◆ Try it: Given the records below, would you repeat exactly the lines that begin at the one containing "- microloan fund: 34" and end at the one containing "- printed materials: 6", inclusive?

◆ Exercise data:

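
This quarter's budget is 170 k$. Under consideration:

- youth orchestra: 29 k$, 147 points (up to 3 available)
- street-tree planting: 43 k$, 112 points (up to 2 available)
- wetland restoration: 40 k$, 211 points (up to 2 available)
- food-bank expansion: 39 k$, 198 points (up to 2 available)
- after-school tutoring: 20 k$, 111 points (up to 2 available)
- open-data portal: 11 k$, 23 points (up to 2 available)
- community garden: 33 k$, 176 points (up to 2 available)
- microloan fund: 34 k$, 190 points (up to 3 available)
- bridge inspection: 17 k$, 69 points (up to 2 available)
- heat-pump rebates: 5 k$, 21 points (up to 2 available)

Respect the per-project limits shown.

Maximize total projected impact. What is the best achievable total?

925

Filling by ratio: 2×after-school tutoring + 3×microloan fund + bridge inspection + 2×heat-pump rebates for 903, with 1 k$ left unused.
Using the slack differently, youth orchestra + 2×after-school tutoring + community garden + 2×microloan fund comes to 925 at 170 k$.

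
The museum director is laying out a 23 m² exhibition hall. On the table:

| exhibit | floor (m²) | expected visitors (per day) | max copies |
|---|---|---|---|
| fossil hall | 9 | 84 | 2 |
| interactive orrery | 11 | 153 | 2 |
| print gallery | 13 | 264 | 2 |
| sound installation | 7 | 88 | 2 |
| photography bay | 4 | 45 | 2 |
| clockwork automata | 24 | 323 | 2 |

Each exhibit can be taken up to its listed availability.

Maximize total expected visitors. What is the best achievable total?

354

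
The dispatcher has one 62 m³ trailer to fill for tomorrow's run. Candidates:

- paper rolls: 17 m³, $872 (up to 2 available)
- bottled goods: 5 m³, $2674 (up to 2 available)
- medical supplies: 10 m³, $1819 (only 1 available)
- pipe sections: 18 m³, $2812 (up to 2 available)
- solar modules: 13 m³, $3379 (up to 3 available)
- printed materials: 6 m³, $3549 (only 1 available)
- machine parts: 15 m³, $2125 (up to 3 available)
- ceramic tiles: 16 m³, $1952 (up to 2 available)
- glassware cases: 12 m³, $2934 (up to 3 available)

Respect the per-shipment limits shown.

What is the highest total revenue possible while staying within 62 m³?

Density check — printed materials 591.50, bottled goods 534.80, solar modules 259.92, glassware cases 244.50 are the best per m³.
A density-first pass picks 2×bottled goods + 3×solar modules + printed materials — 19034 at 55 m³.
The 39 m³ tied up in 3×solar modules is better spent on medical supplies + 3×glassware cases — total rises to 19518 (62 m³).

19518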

--

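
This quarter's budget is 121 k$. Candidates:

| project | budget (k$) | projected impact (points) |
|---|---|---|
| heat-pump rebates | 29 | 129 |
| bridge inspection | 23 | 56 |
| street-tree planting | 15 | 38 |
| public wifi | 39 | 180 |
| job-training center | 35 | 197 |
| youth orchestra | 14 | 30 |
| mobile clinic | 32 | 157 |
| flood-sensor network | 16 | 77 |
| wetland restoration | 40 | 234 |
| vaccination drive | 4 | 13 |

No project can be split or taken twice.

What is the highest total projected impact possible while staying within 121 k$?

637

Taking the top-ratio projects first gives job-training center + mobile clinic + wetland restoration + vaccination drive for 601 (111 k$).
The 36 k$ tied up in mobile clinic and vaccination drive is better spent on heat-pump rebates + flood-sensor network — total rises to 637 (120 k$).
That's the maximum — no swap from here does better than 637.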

* * *

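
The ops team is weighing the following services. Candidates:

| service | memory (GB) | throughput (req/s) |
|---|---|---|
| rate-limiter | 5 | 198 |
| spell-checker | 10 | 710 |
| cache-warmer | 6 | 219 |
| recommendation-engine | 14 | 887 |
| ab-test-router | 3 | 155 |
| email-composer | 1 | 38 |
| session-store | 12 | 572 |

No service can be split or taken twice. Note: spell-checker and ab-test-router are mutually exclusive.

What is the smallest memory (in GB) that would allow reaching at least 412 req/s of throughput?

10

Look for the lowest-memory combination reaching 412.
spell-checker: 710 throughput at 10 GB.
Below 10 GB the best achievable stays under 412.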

◆ Completed task:
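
- microloan fund: 34 k$, 190 points (up to 3 available)
- bridge inspection: 17 k$, 69 points (up to 2 available)
- heat-pump rebates: 5 k$, 21 points (up to 2 available)

Respect the per-project limits shown.

Maximize total projected impact. What is the best achievable total?

925

Filling by ratio: 2×after-school tutoring + 3×microloan fund + bridge inspection + 2×heat-pump rebates for 903, with 1 k$ left unused.
Using the slack differently, youth orchestra + 2×after-school tutoring + community garden + 2×microloan fund comes to 925 at 170 k$.

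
The museum director is laying out a 23 m² exhibition hall. On the table:

| exhibit | floor (m²) | expected visitors (per day) | max copies |
|---|---|---|---|
| fossil hall | 9 | 84 | 2 |
| interactive orrery | 11 | 153 | 2 |
| print gallery | 13 | 264 | 2 |
| sound installation | 7 | 88 | 2 |
| photography bay | 4 | 45 | 2 |
| clockwork automata | 24 | 323 | 2 |

Each exhibit can be taken up to its listed availability.

Maximize total expected visitors. What is the best achievable total?

354

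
The dispatcher has one 62 m³ trailer to fill for tomorrow's run. Candidates:

- paper rolls: 17 m³, $872 (up to 2 available)
- bottled goods: 5 m³, $2674 (up to 2 available)
- medical supplies: 10 m³, $1819 (only 1 available)
- pipe sections: 18 m³, $2812 (up to 2 available)
- solar modules: 13 m³, $3379 (up to 3 available)
- printed materials: 6 m³, $3549 (only 1 available)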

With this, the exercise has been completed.